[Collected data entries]
* * * * *

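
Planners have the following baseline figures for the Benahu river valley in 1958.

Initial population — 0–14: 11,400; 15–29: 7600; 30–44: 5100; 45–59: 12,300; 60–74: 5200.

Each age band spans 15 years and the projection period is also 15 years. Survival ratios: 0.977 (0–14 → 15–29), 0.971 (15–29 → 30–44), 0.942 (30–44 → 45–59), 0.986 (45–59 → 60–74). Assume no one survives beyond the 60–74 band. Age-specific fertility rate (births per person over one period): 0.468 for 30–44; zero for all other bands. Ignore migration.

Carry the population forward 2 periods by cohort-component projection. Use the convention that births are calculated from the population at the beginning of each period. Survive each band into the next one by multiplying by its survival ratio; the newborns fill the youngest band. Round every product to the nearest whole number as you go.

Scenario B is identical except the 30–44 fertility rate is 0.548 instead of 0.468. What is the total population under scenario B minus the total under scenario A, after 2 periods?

989

After projecting period 1:
Births: 5100 × 0.468 = 2387
15–29: 11400 × 0.977 = 11138
30–44: 7600 × 0.971 = 7380
45–59: 5100 × 0.942 = 4804
60–74: 12300 × 0.986 = 12128
→ [2387, 11138, 7380, 4804, 12128]
After projecting period 2:
Births: 7380 × 0.468 = 3454
15–29: 2387 × 0.977 = 2332
30–44: 11138 × 0.971 = 10815
45–59: 7380 × 0.942 = 6952
60–74: 4804 × 0.986 = 4737
→ [3454, 2332, 10815, 6952, 4737]
Scenario A total after 2 periods: 28290
Scenario B projection —
After projecting period 1:
Births: 5100 × 0.548 = 2795
15–29: 11400 × 0.977 = 11138
30–44: 7600 × 0.971 = 7380
45–59: 5100 × 0.942 = 4804
60–74: 12300 × 0.986 = 12128
→ [2795, 11138, 7380, 4804, 12128]
After projecting period 2:
Births: 7380 × 0.548 = 4044
15–29: 2795 × 0.977 = 2731
30–44: 11138 × 0.971 = 10815
45–59: 7380 × 0.942 = 6952
60–74: 4804 × 0.986 = 4737
→ [4044, 2731, 10815, 6952, 4737]
Scenario B total after 2 periods: 29279
Difference B − A = 29279 − 28290 = 989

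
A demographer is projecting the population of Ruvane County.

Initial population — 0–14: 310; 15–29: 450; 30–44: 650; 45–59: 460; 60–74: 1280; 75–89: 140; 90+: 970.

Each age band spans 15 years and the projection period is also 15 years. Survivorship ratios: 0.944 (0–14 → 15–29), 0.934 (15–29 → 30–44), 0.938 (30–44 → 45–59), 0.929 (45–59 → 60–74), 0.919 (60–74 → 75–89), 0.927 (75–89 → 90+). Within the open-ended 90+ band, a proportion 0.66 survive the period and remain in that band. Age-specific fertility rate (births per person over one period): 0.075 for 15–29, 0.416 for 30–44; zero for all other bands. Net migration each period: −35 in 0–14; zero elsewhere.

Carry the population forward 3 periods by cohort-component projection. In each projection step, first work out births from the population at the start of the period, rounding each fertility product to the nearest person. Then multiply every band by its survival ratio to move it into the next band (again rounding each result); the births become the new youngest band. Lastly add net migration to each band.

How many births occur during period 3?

Numbering the bands 1..7 from youngest to oldest:
[period 1]
Births: 450 × 0.075 = 34, 650 × 0.416 = 270 → total 304
Band 2: 310 × 0.944 = 293
Band 3: 450 × 0.934 = 420
Band 4: 650 × 0.938 = 610
Band 5: 460 × 0.929 = 427
Band 6: 1280 × 0.919 = 1176
Band 7: 140 × 0.927 + 970 × 0.66 = 130 + 640 = 770
Net migration: Band 1 − 35 → 269
→ [269, 293, 420, 610, 427, 1176, 770]
[period 2]
Births: 293 × 0.075 = 22, 420 × 0.416 = 175 → total 197
Band 2: 269 × 0.944 = 254
Band 3: 293 × 0.934 = 274
Band 4: 420 × 0.938 = 394
Band 5: 610 × 0.929 = 567
Band 6: 427 × 0.919 = 392
Band 7: 1176 × 0.927 + 770 × 0.66 = 1090 + 508 = 1598
Net migration: Band 1 − 35 → 162
→ [162, 254, 274, 394, 567, 392, 1598]
[period 3]
Births: 254 × 0.075 = 19, 274 × 0.416 = 114 → total 133
Band 2: 162 × 0.944 = 153
Band 3: 254 × 0.934 = 237
Band 4: 274 × 0.938 = 257
Band 5: 394 × 0.929 = 366
Band 6: 567 × 0.919 = 521
Band 7: 392 × 0.927 + 1598 × 0.66 = 363 + 1055 = 1418
Net migration: Band 1 − 35 → 98
→ [98, 153, 237, 257, 366, 521, 1418]

133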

* * * * *

PROBLEM: Your reply should hold all the entries, each repeated without a single change.

OUTPUT BELOW:
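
Planners have the following baseline figures for the Benahu river valley in 1958.

Initial population — 0–14: 11,400; 15–29: 7600; 30–44: 5100; 45–59: 12,300; 60–74: 5200.

Each age band spans 15 years and the projection period is also 15 years. Survival ratios: 0.977 (0–14 → 15–29), 0.971 (15–29 → 30–44), 0.942 (30–44 → 45–59), 0.986 (45–59 → 60–74). Assume no one survives beyond the 60–74 band. Age-specific fertility rate (births per person over one period): 0.468 for 30–44; zero for all other bands. Ignore migration.

Carry the population forward 2 periods by cohort-component projection. Use the convention that births are calculated from the population at the beginning of each period. Survive each band into the next one by multiplying by its survival ratio; the newborns fill the youngest band. Round every product to the nearest whole number as you go.

Scenario B is identical except the 30–44 fertility rate is 0.548 instead of 0.468. What is the total population under scenario B minus the total under scenario A, after 2 periods?

989

After projecting period 1:
Births: 5100 × 0.468 = 2387
15–29: 11400 × 0.977 = 11138
30–44: 7600 × 0.971 = 7380
45–59: 5100 × 0.942 = 4804
60–74: 12300 × 0.986 = 12128
→ [2387, 11138, 7380, 4804, 12128]
After projecting period 2:
Births: 7380 × 0.468 = 3454
15–29: 2387 × 0.977 = 2332
30–44: 11138 × 0.971 = 10815
45–59: 7380 × 0.942 = 6952
60–74: 4804 × 0.986 = 4737
→ [3454, 2332, 10815, 6952, 4737]
Scenario A total after 2 periods: 28290
Scenario B projection —
After projecting period 1:
Births: 5100 × 0.548 = 2795
15–29: 11400 × 0.977 = 11138
30–44: 7600 × 0.971 = 7380
45–59: 5100 × 0.942 = 4804
60–74: 12300 × 0.986 = 12128
→ [2795, 11138, 7380, 4804, 12128]
After projecting period 2:
Births: 7380 × 0.548 = 4044
15–29: 2795 × 0.977 = 2731
30–44: 11138 × 0.971 = 10815
45–59: 7380 × 0.942 = 6952
60–74: 4804 × 0.986 = 4737
→ [4044, 2731, 10815, 6952, 4737]
Scenario B total after 2 periods: 29279
Difference B − A = 29279 − 28290 = 989

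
A demographer is projecting the population of Ruvane County.

Initial population — 0–14: 310; 15–29: 450; 30–44: 650; 45–59: 460; 60–74: 1280; 75–89: 140; 90+: 970.

Each age band spans 15 years and the projection period is also 15 years. Survivorship ratios: 0.944 (0–14 → 15–29), 0.934 (15–29 → 30–44), 0.938 (30–44 → 45–59), 0.929 (45–59 → 60–74), 0.919 (60–74 → 75–89), 0.927 (75–89 → 90+). Within the open-ended 90+ band, a proportion 0.66 survive the period and remain in that band. Age-specific fertility rate (births per person over one period): 0.075 for 15–29, 0.416 for 30–44; zero for all other bands. Net migration each period: −35 in 0–14; zero elsewhere.

Carry the population forward 3 periods by cohort-component projection. In each projection step, first work out births from the population at the start of the period, rounding each fertility product to the nearest person. Then multiply every band by its survival ratio to move it into the next band (again rounding each result); the births become the new youngest band. Lastly add net migration to each band.

How many births occur during period 3?

Numbering the bands 1..7 from youngest to oldest:
[period 1]
Births: 450 × 0.075 = 34, 650 × 0.416 = 270 → total 304
Band 2: 310 × 0.944 = 293
Band 3: 450 × 0.934 = 420
Band 4: 650 × 0.938 = 610
Band 5: 460 × 0.929 = 427
Band 6: 1280 × 0.919 = 1176
Band 7: 140 × 0.927 + 970 × 0.66 = 130 + 640 = 770
Net migration: Band 1 − 35 → 269
→ [269, 293, 420, 610, 427, 1176, 770]
[period 2]
Births: 293 × 0.075 = 22, 420 × 0.416 = 175 → total 197
Band 2: 269 × 0.944 = 254
Band 3: 293 × 0.934 = 274
Band 4: 420 × 0.938 = 394
Band 5: 610 × 0.929 = 567
Band 6: 427 × 0.919 = 392
Band 7: 1176 × 0.927 + 770 × 0.66 = 1090 + 508 = 1598
Net migration: Band 1 − 35 → 162
→ [162, 254, 274, 394, 567, 392, 1598]
[period 3]
Births: 254 × 0.075 = 19, 274 × 0.416 = 114 → total 133
Band 2: 162 × 0.944 = 153
Band 3: 254 × 0.934 = 237
Band 4: 274 × 0.938 = 257
Band 5: 394 × 0.929 = 366
Band 6: 567 × 0.919 = 521
Band 7: 392 × 0.927 + 1598 × 0.66 = 363 + 1055 = 1418
Net migration: Band 1 − 35 → 98
→ [98, 153, 237, 257, 366, 521, 1418]

133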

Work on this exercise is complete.